▶

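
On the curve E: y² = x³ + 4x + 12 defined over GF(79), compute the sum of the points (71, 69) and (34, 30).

(71, 69) + (34, 30). λ = (30 - 69)/(34 - 71) ≡ 40/42 mod 79. 42⁻¹ ≡ 32 (mod 79), so λ ≡ 16.
  x = λ² - 71 - 34 = 256 - 105 ≡ 72; y = λ·(71 - 72) - 69 ≡ 73. → (72, 73)

(72, 73)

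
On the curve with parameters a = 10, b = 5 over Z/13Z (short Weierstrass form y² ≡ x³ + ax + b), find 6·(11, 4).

(11, 4)

Write Q = (11, 4).
Double-and-add on 6 = (110)₂. Start with Q = (11, 4) for the leading 1-bit.
double: tangent at (11, 4): λ = (3·11² + 10)/(2·4) ≡ 9/8. 8⁻¹ ≡ 5 (mod 13) since 8·5 = 40 ≡ 1, so λ ≡ 9·5 ≡ 6.
  x = λ² - 11 - 11 = 36 - 22 ≡ 1; y = λ·(11 - 1) - 4 ≡ 4. → (1, 4)
add Q: (1, 4) + (11, 4). λ = (4 - 4)/(11 - 1) ≡ 0/10 mod 13. 10⁻¹ ≡ 4 (mod 13) since 10·4 = 40 ≡ 1, so λ ≡ 0.
  x = λ² - 1 - 11 = 0 - 12 ≡ 1; y = λ·(1 - 1) - 4 ≡ 9. → (1, 9)
double: tangent at (1, 9): λ = (3·1² + 10)/(2·9) ≡ 0/5. 5⁻¹ ≡ 8 (mod 13) since 5·8 = 40 ≡ 1, so λ ≡ 0·8 ≡ 0.
  x = λ² - 1 - 1 = 0 - 2 ≡ 11; y = λ·(1 - 11) - 9 ≡ 4. → (11, 4)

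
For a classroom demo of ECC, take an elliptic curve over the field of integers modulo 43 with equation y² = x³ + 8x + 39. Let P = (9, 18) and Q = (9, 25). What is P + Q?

The two points share x = 9 and their y-coordinates satisfy 18 + 25 ≡ 0 (mod 43), so they are inverses. Their sum is 𝒪.

O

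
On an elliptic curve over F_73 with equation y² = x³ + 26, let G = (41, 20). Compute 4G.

Double-and-add on 4 = (100)₂. Start with G = (41, 20) for the leading 1-bit.
double: tangent at (41, 20): λ = (3·41² + 0)/(2·20) ≡ 6/40. 40⁻¹ ≡ 42 (mod 73), so λ ≡ 6·42 ≡ 33.
  x = λ² - 41 - 41 = 1089 - 82 ≡ 58; y = λ·(41 - 58) - 20 ≡ 3. → (58, 3)
double: tangent at (58, 3): λ = (3·58² + 0)/(2·3) ≡ 18/6. 6⁻¹ ≡ 61 (mod 73) since 6·61 = 366 ≡ 1, so λ ≡ 18·61 ≡ 3.
  x = λ² - 58 - 58 = 9 - 116 ≡ 39; y = λ·(58 - 39) - 3 ≡ 54. → (39, 54)

(39, 54)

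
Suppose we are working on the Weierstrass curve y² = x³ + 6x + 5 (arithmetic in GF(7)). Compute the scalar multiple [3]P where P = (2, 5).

Repeated addition: build up to 3P.
2P: tangent at (2, 5): λ = (3·2² + 6)/(2·5) ≡ 4/3. 3⁻¹ ≡ 5 (mod 7), so λ ≡ 4·5 ≡ 6.
  x = λ² - 2 - 2 = 36 - 4 ≡ 4; y = λ·(2 - 4) - 5 ≡ 4. → (4, 4)
3P: (4, 4) + (2, 5). λ = (5 - 4)/(2 - 4) ≡ 1/5 mod 7. 5⁻¹ ≡ 3 (mod 7) since 5·3 = 15 ≡ 1, so λ ≡ 3.
  x = λ² - 4 - 2 = 9 - 6 ≡ 3; y = λ·(4 - 3) - 4 ≡ 6. → (3, 6)

(3, 6)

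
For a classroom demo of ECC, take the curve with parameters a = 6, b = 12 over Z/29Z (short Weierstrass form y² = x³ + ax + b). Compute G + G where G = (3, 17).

tangent at (3, 17): λ = (3·3² + 6)/(2·17) ≡ 4/5. 5⁻¹ ≡ 6 (mod 29), so λ ≡ 4·6 ≡ 24.
  x = λ² - 3 - 3 = 576 - 6 ≡ 19; y = λ·(3 - 19) - 17 ≡ 5. → (19, 5)

(19, 5)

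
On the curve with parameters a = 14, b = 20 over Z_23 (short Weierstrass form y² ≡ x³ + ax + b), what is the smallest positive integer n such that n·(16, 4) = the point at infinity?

9

2P: tangent at (16, 4): λ = (3·16² + 14)/(2·4) ≡ 0/8. 8⁻¹ ≡ 3 (mod 23), so λ ≡ 0·3 ≡ 0.
  x = λ² - 16 - 16 = 0 - 32 ≡ 14; y = λ·(16 - 14) - 4 ≡ 19. → (14, 19)
3P: (14, 19) + (16, 4). λ = (4 - 19)/(16 - 14) ≡ 8/2 mod 23. 2⁻¹ ≡ 12 (mod 23), so λ ≡ 4.
  x = λ² - 14 - 16 = 16 - 30 ≡ 9; y = λ·(14 - 9) - 19 ≡ 1. → (9, 1)
4P: (9, 1) + (16, 4). λ = (4 - 1)/(16 - 9) ≡ 3/7 mod 23. 7⁻¹ ≡ 10 (mod 23) since 7·10 = 70 ≡ 1, so λ ≡ 7.
  x = λ² - 9 - 16 = 49 - 25 ≡ 1; y = λ·(9 - 1) - 1 ≡ 9. → (1, 9)
5P: (1, 9) + (16, 4). λ = (4 - 9)/(16 - 1) ≡ 18/15 mod 23. 15⁻¹ ≡ 20 (mod 23) since 15·20 = 300 ≡ 1, so λ ≡ 15.
  x = λ² - 1 - 16 = 225 - 17 ≡ 1; y = λ·(1 - 1) - 9 ≡ 14. → (1, 14)
6P: (1, 14) + (16, 4). λ = (4 - 14)/(16 - 1) ≡ 13/15 mod 23. 15⁻¹ ≡ 20 (mod 23), so λ ≡ 7.
  x = λ² - 1 - 16 = 49 - 17 ≡ 9; y = λ·(1 - 9) - 14 ≡ 22. → (9, 22)
7P: (9, 22) + (16, 4). λ = (4 - 22)/(16 - 9) ≡ 5/7 mod 23. 7⁻¹ ≡ 10 (mod 23), so λ ≡ 4.
  x = λ² - 9 - 16 = 16 - 25 ≡ 14; y = λ·(9 - 14) - 22 ≡ 4. → (14, 4)
8P: (14, 4) + (16, 4). λ = (4 - 4)/(16 - 14) ≡ 0/2 mod 23. 2⁻¹ ≡ 12 (mod 23) since 2·12 = 24 ≡ 1, so λ ≡ 0.
  x = λ² - 14 - 16 = 0 - 30 ≡ 16; y = λ·(14 - 16) - 4 ≡ 19. → (16, 19)
9P: (16, 19) + (16, 4): same x and y₁ ≡ -y₂, so the sum is the point at infinity.
9P = the point at infinity, so the order is 9.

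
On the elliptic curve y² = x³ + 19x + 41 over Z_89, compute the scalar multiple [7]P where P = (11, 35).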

◀

What you will do → Go through the records above and copy each one exactly.

Final answer →
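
On the curve E: y² = x³ + 4x + 12 defined over GF(79), compute the sum of the points (71, 69) and (34, 30).

(71, 69) + (34, 30). λ = (30 - 69)/(34 - 71) ≡ 40/42 mod 79. 42⁻¹ ≡ 32 (mod 79), so λ ≡ 16.
  x = λ² - 71 - 34 = 256 - 105 ≡ 72; y = λ·(71 - 72) - 69 ≡ 73. → (72, 73)

(72, 73)

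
On the curve with parameters a = 10, b = 5 over Z/13Z (short Weierstrass form y² ≡ x³ + ax + b), find 6·(11, 4).

(11, 4)

Write Q = (11, 4).
Double-and-add on 6 = (110)₂. Start with Q = (11, 4) for the leading 1-bit.
double: tangent at (11, 4): λ = (3·11² + 10)/(2·4) ≡ 9/8. 8⁻¹ ≡ 5 (mod 13) since 8·5 = 40 ≡ 1, so λ ≡ 9·5 ≡ 6.
  x = λ² - 11 - 11 = 36 - 22 ≡ 1; y = λ·(11 - 1) - 4 ≡ 4. → (1, 4)
add Q: (1, 4) + (11, 4). λ = (4 - 4)/(11 - 1) ≡ 0/10 mod 13. 10⁻¹ ≡ 4 (mod 13) since 10·4 = 40 ≡ 1, so λ ≡ 0.
  x = λ² - 1 - 11 = 0 - 12 ≡ 1; y = λ·(1 - 1) - 4 ≡ 9. → (1, 9)
double: tangent at (1, 9): λ = (3·1² + 10)/(2·9) ≡ 0/5. 5⁻¹ ≡ 8 (mod 13) since 5·8 = 40 ≡ 1, so λ ≡ 0·8 ≡ 0.
  x = λ² - 1 - 1 = 0 - 2 ≡ 11; y = λ·(1 - 11) - 9 ≡ 4. → (11, 4)

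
For a classroom demo of ECC, take an elliptic curve over the field of integers modulo 43 with equation y² = x³ + 8x + 39. Let P = (9, 18) and Q = (9, 25). What is P + Q?

The two points share x = 9 and their y-coordinates satisfy 18 + 25 ≡ 0 (mod 43), so they are inverses. Their sum is 𝒪.

O

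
On an elliptic curve over F_73 with equation y² = x³ + 26, let G = (41, 20). Compute 4G.

Double-and-add on 4 = (100)₂. Start with G = (41, 20) for the leading 1-bit.
double: tangent at (41, 20): λ = (3·41² + 0)/(2·20) ≡ 6/40. 40⁻¹ ≡ 42 (mod 73), so λ ≡ 6·42 ≡ 33.
  x = λ² - 41 - 41 = 1089 - 82 ≡ 58; y = λ·(41 - 58) - 20 ≡ 3. → (58, 3)
double: tangent at (58, 3): λ = (3·58² + 0)/(2·3) ≡ 18/6. 6⁻¹ ≡ 61 (mod 73) since 6·61 = 366 ≡ 1, so λ ≡ 18·61 ≡ 3.
  x = λ² - 58 - 58 = 9 - 116 ≡ 39; y = λ·(58 - 39) - 3 ≡ 54. → (39, 54)

(39, 54)

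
Suppose we are working on the Weierstrass curve y² = x³ + 6x + 5 (arithmetic in GF(7)). Compute the scalar multiple [3]P where P = (2, 5).

Repeated addition: build up to 3P.
2P: tangent at (2, 5): λ = (3·2² + 6)/(2·5) ≡ 4/3. 3⁻¹ ≡ 5 (mod 7), so λ ≡ 4·5 ≡ 6.
  x = λ² - 2 - 2 = 36 - 4 ≡ 4; y = λ·(2 - 4) - 5 ≡ 4. → (4, 4)
3P: (4, 4) + (2, 5). λ = (5 - 4)/(2 - 4) ≡ 1/5 mod 7. 5⁻¹ ≡ 3 (mod 7) since 5·3 = 15 ≡ 1, so λ ≡ 3.
  x = λ² - 4 - 2 = 9 - 6 ≡ 3; y = λ·(4 - 3) - 4 ≡ 6. → (3, 6)

(3, 6)

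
For a classroom demo of ECC, take the curve with parameters a = 6, b = 12 over Z/29Z (short Weierstrass form y² = x³ + ax + b). Compute G + G where G = (3, 17).

tangent at (3, 17): λ = (3·3² + 6)/(2·17) ≡ 4/5. 5⁻¹ ≡ 6 (mod 29), so λ ≡ 4·6 ≡ 24.
  x = λ² - 3 - 3 = 576 - 6 ≡ 19; y = λ·(3 - 19) - 17 ≡ 5. → (19, 5)

(19, 5)

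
On the curve with parameters a = 14, b = 20 over Z_23 (short Weierstrass form y² ≡ x³ + ax + b), what is the smallest positive integer n such that n·(16, 4) = the point at infinity?

9

2P: tangent at (16, 4): λ = (3·16² + 14)/(2·4) ≡ 0/8. 8⁻¹ ≡ 3 (mod 23), so λ ≡ 0·3 ≡ 0.
  x = λ² - 16 - 16 = 0 - 32 ≡ 14; y = λ·(16 - 14) - 4 ≡ 19. → (14, 19)
3P: (14, 19) + (16, 4). λ = (4 - 19)/(16 - 14) ≡ 8/2 mod 23. 2⁻¹ ≡ 12 (mod 23), so λ ≡ 4.
  x = λ² - 14 - 16 = 16 - 30 ≡ 9; y = λ·(14 - 9) - 19 ≡ 1. → (9, 1)
4P: (9, 1) + (16, 4). λ = (4 - 1)/(16 - 9) ≡ 3/7 mod 23. 7⁻¹ ≡ 10 (mod 23) since 7·10 = 70 ≡ 1, so λ ≡ 7.
  x = λ² - 9 - 16 = 49 - 25 ≡ 1; y = λ·(9 - 1) - 1 ≡ 9. → (1, 9)
5P: (1, 9) + (16, 4). λ = (4 - 9)/(16 - 1) ≡ 18/15 mod 23. 15⁻¹ ≡ 20 (mod 23) since 15·20 = 300 ≡ 1, so λ ≡ 15.
  x = λ² - 1 - 16 = 225 - 17 ≡ 1; y = λ·(1 - 1) - 9 ≡ 14. → (1, 14)
6P: (1, 14) + (16, 4). λ = (4 - 14)/(16 - 1) ≡ 13/15 mod 23. 15⁻¹ ≡ 20 (mod 23), so λ ≡ 7.
  x = λ² - 1 - 16 = 49 - 17 ≡ 9; y = λ·(1 - 9) - 14 ≡ 22. → (9, 22)
7P: (9, 22) + (16, 4). λ = (4 - 22)/(16 - 9) ≡ 5/7 mod 23. 7⁻¹ ≡ 10 (mod 23), so λ ≡ 4.
  x = λ² - 9 - 16 = 16 - 25 ≡ 14; y = λ·(9 - 14) - 22 ≡ 4. → (14, 4)
8P: (14, 4) + (16, 4). λ = (4 - 4)/(16 - 14) ≡ 0/2 mod 23. 2⁻¹ ≡ 12 (mod 23) since 2·12 = 24 ≡ 1, so λ ≡ 0.
  x = λ² - 14 - 16 = 0 - 30 ≡ 16; y = λ·(14 - 16) - 4 ≡ 19. → (16, 19)
9P: (16, 19) + (16, 4): same x and y₁ ≡ -y₂, so the sum is the point at infinity.
9P = the point at infinity, so the order is 9.

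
On the elliptic curve y² = x³ + 19x + 41 over Z_89, compute the scalar multiple [7]P where P = (11, 35).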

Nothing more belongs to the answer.